━━━ ENTRIES SUPPLIED

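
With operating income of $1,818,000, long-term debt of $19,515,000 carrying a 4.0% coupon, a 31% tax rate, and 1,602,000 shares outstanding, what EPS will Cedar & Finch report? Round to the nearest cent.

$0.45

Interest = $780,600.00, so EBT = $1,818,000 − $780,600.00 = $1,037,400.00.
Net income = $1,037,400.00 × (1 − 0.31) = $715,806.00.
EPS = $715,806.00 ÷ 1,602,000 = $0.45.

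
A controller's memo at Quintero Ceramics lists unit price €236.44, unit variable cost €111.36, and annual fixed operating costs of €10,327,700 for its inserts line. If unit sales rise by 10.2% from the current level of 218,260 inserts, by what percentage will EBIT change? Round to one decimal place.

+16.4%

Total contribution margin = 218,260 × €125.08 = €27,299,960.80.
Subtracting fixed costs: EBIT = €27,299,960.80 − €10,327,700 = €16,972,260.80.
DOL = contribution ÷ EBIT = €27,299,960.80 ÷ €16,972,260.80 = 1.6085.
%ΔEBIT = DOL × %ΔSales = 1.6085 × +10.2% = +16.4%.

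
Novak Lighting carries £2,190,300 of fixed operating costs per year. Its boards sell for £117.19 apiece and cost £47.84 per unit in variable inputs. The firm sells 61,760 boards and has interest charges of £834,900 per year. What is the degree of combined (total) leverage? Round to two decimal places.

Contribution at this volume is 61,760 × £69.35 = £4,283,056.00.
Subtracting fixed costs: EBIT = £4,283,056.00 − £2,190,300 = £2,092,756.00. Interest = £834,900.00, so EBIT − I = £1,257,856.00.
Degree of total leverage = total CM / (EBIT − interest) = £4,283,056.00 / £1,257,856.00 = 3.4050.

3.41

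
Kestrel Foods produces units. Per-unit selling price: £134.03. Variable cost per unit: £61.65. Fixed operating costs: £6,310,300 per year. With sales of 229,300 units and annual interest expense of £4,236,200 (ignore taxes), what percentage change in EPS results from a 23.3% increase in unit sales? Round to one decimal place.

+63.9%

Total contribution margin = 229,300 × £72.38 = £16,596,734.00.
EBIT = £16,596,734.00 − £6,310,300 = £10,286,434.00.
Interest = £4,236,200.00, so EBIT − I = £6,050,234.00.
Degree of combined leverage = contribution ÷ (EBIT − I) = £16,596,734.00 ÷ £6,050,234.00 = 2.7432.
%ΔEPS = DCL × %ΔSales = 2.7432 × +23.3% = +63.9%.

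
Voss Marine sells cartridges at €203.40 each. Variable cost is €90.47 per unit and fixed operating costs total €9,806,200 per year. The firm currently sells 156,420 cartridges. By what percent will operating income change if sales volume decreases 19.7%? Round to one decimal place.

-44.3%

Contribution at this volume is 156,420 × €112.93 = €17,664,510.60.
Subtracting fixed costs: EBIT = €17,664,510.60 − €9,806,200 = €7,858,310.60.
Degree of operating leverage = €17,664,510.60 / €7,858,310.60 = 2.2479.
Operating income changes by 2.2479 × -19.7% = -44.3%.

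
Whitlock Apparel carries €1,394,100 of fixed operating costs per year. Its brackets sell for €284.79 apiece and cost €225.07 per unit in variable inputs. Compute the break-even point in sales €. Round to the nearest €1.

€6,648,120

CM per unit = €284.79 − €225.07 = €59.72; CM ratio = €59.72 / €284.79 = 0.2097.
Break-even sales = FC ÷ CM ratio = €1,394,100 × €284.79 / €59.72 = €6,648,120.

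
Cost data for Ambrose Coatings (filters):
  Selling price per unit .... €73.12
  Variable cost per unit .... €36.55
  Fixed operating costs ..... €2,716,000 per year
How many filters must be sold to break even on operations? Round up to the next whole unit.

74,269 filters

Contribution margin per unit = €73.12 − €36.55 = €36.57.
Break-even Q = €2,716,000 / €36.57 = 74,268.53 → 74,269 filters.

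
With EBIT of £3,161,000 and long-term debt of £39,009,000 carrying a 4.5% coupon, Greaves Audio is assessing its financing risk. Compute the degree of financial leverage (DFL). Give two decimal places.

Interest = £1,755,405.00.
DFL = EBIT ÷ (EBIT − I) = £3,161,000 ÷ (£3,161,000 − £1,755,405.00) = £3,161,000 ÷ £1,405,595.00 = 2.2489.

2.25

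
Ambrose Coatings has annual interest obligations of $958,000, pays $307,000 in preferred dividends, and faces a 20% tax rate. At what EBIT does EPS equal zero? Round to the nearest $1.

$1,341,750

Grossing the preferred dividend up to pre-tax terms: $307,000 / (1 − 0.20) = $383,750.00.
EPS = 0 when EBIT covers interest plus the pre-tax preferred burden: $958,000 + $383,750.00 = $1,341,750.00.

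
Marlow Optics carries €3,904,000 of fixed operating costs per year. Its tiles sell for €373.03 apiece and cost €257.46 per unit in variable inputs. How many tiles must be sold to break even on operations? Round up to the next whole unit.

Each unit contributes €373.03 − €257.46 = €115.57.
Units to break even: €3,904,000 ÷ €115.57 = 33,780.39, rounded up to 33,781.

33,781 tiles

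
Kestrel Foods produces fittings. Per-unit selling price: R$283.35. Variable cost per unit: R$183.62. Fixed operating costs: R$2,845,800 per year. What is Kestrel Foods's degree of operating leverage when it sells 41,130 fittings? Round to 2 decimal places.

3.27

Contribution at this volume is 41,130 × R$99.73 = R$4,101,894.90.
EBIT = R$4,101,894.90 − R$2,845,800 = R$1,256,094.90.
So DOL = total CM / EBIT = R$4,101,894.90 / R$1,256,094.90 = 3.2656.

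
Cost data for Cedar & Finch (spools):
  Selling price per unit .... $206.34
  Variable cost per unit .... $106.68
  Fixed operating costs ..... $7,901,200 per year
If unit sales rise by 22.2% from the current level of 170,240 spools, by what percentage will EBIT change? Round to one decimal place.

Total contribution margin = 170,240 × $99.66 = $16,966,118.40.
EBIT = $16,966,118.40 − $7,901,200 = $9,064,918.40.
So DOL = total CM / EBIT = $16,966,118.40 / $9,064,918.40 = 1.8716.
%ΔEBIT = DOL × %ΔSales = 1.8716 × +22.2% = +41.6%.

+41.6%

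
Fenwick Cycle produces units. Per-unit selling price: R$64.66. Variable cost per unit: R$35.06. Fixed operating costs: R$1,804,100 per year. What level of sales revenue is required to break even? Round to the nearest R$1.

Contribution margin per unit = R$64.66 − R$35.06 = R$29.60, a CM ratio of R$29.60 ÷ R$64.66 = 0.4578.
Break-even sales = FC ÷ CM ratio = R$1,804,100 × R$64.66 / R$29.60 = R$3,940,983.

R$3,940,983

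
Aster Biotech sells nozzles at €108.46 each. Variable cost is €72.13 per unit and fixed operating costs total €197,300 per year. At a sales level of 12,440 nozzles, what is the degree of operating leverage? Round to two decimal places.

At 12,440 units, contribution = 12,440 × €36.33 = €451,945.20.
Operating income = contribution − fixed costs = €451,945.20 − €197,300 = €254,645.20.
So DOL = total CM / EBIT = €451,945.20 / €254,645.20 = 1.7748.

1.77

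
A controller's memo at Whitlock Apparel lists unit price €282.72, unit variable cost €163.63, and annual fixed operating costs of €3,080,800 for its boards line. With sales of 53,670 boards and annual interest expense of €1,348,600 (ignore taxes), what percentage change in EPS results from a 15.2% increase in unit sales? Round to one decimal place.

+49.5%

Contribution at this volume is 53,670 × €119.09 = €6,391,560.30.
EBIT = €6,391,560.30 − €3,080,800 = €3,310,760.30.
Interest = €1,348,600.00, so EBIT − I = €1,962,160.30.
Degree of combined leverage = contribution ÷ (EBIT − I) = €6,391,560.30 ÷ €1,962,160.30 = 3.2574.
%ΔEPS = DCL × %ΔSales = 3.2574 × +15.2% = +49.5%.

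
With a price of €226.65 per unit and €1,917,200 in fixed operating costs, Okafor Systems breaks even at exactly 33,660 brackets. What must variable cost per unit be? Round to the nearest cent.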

━━━━━━

- **REQUIREMENT**: The answer consists of every line above in which the word "data" occurs.

- **ANSWER BELOW**:
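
Cost data for Ambrose Coatings (filters):
Cost data for Cedar & Finch (spools):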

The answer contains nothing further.